(Collected data entries)
- - - - -
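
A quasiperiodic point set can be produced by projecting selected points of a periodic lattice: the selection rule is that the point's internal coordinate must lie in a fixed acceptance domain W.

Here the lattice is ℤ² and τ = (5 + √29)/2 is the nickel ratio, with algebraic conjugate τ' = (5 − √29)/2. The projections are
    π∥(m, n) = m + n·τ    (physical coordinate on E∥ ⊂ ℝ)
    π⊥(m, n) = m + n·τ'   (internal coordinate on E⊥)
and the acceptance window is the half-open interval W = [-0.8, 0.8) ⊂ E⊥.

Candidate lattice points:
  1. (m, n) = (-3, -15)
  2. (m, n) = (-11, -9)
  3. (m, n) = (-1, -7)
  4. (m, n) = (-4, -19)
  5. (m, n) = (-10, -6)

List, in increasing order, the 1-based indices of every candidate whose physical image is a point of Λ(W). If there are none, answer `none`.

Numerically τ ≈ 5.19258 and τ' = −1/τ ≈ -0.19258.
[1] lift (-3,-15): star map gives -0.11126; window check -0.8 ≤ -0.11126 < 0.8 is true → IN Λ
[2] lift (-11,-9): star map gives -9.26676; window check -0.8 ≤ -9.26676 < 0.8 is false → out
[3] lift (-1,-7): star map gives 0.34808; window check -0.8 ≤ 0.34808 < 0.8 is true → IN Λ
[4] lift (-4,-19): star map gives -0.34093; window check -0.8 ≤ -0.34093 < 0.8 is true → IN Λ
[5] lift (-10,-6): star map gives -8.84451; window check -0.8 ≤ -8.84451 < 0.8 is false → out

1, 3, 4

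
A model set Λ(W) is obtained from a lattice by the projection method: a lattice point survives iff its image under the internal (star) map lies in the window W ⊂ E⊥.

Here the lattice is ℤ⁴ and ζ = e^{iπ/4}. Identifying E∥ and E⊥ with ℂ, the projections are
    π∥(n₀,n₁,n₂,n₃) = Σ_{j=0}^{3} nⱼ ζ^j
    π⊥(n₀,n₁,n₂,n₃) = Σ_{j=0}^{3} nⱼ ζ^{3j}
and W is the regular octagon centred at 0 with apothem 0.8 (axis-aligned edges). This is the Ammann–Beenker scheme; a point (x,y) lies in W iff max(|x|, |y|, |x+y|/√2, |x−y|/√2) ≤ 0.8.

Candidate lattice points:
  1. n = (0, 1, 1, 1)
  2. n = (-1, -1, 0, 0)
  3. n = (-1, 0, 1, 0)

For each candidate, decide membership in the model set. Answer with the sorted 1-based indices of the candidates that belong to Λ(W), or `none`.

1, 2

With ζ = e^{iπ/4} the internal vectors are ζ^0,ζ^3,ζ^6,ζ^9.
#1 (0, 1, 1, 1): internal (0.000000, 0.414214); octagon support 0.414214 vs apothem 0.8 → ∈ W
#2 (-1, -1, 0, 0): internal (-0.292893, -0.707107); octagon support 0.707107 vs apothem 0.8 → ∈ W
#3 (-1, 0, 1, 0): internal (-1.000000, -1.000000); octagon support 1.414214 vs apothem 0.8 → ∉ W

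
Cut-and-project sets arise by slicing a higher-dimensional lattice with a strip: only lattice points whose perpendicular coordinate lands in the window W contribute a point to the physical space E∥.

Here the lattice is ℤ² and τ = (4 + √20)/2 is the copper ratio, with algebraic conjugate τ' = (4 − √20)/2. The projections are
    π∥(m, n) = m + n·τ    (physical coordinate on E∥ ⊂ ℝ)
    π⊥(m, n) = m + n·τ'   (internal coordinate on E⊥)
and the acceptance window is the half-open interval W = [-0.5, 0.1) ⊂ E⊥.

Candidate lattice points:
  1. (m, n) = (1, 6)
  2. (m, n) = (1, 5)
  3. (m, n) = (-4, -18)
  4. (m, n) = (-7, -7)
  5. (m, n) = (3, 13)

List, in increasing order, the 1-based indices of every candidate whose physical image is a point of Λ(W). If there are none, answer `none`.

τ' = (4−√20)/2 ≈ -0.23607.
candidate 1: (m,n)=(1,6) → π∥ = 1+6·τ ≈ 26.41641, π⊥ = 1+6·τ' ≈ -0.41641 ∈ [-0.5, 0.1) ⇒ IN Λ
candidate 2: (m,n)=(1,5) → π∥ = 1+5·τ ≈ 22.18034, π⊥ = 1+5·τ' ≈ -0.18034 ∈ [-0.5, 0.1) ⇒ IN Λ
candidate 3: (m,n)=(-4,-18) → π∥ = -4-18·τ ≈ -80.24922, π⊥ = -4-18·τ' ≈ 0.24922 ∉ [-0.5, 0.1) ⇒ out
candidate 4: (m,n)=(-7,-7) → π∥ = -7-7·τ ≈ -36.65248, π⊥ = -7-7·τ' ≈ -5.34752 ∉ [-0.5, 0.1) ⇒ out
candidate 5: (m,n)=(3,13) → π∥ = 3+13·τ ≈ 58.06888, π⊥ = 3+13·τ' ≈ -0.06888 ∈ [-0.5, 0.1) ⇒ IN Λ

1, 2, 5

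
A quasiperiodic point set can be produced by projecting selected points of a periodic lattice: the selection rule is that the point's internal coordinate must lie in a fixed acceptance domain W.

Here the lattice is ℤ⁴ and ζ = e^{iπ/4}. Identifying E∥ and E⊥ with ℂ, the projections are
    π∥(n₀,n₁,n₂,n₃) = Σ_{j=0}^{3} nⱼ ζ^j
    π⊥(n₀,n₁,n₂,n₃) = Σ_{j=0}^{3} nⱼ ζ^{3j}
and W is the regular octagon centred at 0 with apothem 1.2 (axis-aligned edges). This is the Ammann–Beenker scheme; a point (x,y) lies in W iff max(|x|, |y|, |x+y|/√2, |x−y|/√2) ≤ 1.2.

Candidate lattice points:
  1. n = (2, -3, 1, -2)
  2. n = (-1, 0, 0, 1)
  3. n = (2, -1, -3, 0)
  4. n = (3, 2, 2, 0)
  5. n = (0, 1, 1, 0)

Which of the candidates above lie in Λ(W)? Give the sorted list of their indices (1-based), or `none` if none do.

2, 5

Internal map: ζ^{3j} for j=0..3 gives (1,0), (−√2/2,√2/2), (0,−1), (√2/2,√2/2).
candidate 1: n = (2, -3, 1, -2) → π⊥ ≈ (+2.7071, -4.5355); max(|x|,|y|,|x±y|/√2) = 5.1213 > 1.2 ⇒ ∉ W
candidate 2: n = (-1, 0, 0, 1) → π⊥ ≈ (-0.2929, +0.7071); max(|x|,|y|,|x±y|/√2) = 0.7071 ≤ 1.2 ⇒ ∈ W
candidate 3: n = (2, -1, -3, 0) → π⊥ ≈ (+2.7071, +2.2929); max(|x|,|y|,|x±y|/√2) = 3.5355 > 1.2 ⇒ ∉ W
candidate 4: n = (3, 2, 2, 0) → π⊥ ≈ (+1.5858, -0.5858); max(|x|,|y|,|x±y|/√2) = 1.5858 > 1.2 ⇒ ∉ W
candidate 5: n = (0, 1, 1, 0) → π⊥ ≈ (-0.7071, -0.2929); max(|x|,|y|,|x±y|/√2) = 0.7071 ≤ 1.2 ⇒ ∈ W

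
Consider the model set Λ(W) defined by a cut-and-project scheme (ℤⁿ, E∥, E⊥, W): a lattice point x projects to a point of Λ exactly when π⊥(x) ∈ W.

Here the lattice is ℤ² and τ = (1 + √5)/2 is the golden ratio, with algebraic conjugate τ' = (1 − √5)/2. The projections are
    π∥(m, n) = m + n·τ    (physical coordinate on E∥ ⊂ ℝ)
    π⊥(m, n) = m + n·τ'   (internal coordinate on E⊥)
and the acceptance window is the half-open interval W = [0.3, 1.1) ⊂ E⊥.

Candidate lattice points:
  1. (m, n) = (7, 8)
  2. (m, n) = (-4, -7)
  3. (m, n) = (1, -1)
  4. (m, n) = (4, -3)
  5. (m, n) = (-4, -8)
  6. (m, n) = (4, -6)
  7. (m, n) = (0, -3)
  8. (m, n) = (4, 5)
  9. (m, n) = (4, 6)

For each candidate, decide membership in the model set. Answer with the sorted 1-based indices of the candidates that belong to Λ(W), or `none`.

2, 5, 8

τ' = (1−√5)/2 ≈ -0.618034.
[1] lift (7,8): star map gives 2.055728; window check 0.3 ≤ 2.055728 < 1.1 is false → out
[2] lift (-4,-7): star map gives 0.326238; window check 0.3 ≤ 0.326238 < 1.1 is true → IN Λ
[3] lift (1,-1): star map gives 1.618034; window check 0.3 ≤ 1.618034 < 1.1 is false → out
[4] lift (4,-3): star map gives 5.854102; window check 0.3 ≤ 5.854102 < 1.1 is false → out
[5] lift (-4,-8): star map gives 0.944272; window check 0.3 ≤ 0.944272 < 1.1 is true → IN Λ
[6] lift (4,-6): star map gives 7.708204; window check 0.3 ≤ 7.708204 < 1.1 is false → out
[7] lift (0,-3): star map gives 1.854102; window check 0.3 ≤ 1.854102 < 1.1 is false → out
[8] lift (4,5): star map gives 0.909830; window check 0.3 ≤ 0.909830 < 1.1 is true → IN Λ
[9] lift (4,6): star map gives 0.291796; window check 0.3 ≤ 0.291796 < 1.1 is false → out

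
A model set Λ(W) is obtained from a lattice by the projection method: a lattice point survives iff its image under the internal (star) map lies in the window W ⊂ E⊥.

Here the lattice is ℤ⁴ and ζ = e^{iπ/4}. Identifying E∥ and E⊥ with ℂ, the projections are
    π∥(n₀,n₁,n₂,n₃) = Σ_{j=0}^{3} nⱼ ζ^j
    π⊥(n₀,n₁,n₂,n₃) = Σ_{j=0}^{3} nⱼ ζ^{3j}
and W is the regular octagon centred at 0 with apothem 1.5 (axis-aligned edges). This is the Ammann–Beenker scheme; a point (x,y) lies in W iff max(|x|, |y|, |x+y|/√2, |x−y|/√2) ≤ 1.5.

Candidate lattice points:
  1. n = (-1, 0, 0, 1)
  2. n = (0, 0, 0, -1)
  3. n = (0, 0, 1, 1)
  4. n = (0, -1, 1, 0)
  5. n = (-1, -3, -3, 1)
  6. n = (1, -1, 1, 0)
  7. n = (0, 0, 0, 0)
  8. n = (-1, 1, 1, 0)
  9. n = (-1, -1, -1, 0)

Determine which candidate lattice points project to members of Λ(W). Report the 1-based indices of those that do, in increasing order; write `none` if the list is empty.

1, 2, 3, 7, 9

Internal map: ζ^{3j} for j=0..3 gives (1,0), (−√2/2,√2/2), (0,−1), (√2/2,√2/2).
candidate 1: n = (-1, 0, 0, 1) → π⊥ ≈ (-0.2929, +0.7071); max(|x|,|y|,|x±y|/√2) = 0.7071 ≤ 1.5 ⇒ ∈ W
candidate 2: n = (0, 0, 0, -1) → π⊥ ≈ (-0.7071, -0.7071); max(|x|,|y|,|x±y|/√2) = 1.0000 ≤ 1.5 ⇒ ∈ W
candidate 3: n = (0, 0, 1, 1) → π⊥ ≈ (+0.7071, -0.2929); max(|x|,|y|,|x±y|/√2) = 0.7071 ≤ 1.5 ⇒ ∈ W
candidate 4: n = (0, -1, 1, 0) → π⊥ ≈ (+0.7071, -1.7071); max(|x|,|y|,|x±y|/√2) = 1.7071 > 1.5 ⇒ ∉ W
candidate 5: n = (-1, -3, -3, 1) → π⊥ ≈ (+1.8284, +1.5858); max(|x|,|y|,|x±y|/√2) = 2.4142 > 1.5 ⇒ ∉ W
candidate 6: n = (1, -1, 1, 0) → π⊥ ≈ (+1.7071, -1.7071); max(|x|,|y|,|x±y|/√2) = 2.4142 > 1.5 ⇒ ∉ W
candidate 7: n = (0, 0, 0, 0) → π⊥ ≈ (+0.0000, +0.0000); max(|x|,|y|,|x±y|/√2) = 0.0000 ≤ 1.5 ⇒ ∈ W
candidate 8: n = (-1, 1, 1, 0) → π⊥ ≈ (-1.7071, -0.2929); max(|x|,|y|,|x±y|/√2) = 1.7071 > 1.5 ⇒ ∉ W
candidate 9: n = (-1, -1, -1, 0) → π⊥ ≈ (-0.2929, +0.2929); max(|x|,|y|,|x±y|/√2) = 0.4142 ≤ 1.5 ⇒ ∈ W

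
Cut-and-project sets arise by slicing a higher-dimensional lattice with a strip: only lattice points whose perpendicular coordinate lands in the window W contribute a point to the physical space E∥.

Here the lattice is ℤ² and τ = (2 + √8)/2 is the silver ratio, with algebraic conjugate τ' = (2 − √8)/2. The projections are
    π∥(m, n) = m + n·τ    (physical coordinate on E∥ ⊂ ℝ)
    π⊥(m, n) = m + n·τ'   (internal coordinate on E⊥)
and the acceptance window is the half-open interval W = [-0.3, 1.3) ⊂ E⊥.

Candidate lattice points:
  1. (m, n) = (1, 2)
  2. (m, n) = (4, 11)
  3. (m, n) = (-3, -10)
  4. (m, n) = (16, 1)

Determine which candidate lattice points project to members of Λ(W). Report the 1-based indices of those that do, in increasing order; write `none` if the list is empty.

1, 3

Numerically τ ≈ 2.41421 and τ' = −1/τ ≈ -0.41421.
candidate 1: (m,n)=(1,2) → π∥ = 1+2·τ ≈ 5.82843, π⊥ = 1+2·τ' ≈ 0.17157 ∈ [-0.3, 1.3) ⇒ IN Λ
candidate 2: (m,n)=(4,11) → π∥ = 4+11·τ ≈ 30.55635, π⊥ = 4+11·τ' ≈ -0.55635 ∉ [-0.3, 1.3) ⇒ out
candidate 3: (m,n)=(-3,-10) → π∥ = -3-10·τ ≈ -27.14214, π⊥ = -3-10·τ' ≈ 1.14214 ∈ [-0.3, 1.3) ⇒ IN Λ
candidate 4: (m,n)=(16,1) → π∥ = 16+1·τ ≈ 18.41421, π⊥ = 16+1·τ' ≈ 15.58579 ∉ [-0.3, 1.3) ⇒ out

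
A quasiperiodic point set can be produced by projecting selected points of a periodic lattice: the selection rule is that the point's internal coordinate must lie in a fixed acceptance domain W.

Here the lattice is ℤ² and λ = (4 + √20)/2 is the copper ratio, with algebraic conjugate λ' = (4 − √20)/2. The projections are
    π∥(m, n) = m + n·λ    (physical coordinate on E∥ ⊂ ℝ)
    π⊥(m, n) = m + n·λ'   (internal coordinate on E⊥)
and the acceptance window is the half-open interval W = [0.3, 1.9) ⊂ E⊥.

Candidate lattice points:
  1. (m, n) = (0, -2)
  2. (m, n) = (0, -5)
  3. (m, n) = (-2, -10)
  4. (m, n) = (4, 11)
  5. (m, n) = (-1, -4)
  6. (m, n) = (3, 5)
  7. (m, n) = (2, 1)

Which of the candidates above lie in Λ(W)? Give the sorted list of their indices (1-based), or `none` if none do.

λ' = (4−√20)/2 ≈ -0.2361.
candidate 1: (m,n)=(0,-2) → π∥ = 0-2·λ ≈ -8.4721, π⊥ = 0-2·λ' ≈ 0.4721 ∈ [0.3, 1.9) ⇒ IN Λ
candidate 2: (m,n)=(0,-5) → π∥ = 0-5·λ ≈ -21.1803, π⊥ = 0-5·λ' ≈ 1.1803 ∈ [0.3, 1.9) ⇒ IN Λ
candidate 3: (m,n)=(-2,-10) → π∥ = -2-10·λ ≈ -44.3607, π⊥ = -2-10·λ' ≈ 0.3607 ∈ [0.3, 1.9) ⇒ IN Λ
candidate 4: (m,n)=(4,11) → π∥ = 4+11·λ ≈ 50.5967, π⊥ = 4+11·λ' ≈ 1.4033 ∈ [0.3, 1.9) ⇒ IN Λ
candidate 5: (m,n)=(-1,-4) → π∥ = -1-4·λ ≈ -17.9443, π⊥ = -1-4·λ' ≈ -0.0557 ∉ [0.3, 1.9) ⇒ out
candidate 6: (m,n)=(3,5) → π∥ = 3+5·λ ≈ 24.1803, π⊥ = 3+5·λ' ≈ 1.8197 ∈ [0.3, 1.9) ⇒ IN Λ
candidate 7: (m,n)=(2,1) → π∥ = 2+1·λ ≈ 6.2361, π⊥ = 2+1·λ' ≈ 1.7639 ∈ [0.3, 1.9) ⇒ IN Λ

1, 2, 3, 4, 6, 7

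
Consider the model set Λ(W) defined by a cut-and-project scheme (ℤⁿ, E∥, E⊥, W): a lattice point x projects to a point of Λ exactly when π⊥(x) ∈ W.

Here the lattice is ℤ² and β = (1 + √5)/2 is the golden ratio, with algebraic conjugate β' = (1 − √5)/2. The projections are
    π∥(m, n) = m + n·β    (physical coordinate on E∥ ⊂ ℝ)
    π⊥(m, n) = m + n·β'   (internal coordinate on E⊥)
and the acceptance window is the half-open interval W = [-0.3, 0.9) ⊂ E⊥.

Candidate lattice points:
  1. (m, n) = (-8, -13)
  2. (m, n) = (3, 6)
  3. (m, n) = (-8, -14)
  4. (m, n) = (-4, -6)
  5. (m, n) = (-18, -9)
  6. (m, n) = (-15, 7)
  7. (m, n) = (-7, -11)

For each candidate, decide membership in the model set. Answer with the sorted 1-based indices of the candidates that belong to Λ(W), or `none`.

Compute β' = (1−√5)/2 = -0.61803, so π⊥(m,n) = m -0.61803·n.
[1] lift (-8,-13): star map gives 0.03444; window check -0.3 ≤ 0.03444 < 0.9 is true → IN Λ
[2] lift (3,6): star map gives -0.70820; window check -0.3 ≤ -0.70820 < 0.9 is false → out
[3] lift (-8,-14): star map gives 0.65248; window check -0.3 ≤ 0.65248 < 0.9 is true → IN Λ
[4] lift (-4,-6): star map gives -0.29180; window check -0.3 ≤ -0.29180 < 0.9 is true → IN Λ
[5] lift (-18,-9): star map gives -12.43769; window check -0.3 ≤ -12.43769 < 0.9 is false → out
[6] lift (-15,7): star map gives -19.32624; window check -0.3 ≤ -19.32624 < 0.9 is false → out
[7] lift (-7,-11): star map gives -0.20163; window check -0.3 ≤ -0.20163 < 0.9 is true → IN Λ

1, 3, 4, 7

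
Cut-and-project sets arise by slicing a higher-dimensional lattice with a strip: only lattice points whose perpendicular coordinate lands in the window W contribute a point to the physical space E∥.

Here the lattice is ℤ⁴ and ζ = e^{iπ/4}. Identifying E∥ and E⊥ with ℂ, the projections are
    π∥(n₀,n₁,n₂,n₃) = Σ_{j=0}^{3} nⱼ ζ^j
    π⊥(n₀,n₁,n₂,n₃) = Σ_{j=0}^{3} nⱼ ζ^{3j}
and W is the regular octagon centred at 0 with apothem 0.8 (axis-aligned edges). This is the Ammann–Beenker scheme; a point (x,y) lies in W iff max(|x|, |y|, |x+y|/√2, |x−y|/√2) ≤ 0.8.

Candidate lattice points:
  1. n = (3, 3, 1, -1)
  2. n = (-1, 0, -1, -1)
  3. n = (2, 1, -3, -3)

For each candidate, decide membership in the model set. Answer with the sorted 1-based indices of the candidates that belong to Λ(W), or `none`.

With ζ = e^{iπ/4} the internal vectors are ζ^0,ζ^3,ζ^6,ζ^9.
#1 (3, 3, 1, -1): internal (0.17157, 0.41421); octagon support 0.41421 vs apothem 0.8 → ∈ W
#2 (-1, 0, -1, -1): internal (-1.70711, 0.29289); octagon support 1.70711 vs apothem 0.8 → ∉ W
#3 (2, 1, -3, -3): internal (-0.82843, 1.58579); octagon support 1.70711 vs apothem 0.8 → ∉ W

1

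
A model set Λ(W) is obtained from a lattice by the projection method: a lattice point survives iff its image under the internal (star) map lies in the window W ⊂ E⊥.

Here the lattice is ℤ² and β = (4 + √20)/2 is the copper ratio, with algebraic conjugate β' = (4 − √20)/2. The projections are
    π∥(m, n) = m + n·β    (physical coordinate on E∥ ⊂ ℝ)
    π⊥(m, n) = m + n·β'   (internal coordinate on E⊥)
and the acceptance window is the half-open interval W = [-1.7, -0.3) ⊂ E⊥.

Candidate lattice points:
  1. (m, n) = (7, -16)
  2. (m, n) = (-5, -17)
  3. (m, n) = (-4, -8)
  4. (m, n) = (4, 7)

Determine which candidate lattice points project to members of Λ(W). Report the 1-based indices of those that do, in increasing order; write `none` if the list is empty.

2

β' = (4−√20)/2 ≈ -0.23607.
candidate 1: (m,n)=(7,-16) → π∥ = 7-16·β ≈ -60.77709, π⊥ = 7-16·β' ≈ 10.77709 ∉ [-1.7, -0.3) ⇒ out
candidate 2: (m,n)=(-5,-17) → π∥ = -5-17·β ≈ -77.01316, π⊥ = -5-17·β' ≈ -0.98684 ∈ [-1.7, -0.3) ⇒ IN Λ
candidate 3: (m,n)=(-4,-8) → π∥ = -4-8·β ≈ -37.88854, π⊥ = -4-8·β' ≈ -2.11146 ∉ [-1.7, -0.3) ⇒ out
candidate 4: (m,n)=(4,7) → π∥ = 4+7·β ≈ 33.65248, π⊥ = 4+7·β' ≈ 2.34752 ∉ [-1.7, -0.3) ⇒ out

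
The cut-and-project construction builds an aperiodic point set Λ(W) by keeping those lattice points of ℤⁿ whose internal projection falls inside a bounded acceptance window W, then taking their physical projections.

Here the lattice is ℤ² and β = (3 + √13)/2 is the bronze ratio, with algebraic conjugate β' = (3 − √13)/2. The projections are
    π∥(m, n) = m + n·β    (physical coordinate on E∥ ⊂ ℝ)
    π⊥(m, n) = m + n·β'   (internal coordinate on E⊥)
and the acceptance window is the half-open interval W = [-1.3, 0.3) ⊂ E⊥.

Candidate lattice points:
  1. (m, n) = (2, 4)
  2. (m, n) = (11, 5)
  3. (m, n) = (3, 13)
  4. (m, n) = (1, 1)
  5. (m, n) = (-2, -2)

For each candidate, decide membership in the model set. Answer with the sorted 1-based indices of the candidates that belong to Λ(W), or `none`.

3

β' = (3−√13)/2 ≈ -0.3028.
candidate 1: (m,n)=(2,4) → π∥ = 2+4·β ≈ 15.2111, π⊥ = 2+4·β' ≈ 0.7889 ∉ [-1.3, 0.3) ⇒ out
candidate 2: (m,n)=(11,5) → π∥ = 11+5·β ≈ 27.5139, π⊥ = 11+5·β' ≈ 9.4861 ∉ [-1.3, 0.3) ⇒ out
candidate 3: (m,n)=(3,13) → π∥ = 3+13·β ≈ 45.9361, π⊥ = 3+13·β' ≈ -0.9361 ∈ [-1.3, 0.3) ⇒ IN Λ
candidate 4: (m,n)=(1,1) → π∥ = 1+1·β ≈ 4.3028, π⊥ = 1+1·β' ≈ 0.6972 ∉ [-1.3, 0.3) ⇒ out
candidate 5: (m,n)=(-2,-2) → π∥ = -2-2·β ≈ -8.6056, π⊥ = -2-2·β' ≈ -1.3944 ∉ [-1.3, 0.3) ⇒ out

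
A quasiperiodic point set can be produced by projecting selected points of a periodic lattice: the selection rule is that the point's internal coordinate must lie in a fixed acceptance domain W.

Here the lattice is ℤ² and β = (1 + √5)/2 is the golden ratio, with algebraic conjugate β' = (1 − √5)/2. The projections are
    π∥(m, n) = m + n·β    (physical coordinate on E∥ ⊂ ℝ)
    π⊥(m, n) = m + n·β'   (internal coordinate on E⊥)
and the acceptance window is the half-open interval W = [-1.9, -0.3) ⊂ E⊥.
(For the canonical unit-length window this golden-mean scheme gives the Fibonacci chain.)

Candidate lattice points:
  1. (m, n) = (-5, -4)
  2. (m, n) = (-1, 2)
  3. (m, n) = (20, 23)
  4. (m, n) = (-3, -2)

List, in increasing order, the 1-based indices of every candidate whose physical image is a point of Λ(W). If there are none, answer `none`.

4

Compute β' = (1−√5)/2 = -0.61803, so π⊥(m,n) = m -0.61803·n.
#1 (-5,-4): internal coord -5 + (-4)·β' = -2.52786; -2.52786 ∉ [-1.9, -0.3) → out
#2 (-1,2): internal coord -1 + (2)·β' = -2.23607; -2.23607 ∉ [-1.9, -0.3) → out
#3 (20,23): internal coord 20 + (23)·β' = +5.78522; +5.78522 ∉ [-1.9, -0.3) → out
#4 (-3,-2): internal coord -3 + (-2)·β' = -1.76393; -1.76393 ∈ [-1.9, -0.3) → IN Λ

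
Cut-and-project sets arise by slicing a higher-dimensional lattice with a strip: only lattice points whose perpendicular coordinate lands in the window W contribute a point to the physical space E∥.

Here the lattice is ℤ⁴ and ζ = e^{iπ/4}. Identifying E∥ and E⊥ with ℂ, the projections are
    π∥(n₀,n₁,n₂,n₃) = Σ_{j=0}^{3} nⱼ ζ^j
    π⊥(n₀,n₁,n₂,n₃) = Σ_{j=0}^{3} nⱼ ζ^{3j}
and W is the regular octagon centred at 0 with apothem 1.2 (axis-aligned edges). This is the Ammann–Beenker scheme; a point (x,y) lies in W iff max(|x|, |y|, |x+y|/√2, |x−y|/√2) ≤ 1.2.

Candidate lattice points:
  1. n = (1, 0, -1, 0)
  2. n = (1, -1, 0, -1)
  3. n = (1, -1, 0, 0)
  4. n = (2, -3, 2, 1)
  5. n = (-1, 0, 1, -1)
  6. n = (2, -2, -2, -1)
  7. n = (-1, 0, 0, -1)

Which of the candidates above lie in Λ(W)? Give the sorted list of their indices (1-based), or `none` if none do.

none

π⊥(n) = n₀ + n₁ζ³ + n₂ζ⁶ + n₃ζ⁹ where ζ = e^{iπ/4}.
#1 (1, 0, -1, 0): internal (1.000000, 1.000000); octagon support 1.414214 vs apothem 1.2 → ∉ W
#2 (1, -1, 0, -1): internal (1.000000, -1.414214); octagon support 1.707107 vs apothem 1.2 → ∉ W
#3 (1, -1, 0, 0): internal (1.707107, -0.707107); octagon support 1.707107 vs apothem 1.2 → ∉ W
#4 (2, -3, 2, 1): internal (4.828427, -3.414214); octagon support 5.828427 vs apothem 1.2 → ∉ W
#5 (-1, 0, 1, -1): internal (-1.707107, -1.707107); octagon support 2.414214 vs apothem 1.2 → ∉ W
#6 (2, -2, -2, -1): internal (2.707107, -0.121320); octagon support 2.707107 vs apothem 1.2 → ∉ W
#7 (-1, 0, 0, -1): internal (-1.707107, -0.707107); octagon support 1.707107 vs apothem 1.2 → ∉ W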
- - - - -
What you need to do - Beginning at the first line of the records, give again each line exactly as written, ending with the line that contains "Here the lattice is ℤ² and τ = (5".

Result of the task -
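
A quasiperiodic point set can be produced by projecting selected points of a periodic lattice: the selection rule is that the point's internal coordinate must lie in a fixed acceptance domain W.

Here the lattice is ℤ² and τ = (5 + √29)/2 is the nickel ratio, with algebraic conjugate τ' = (5 − √29)/2. The projections are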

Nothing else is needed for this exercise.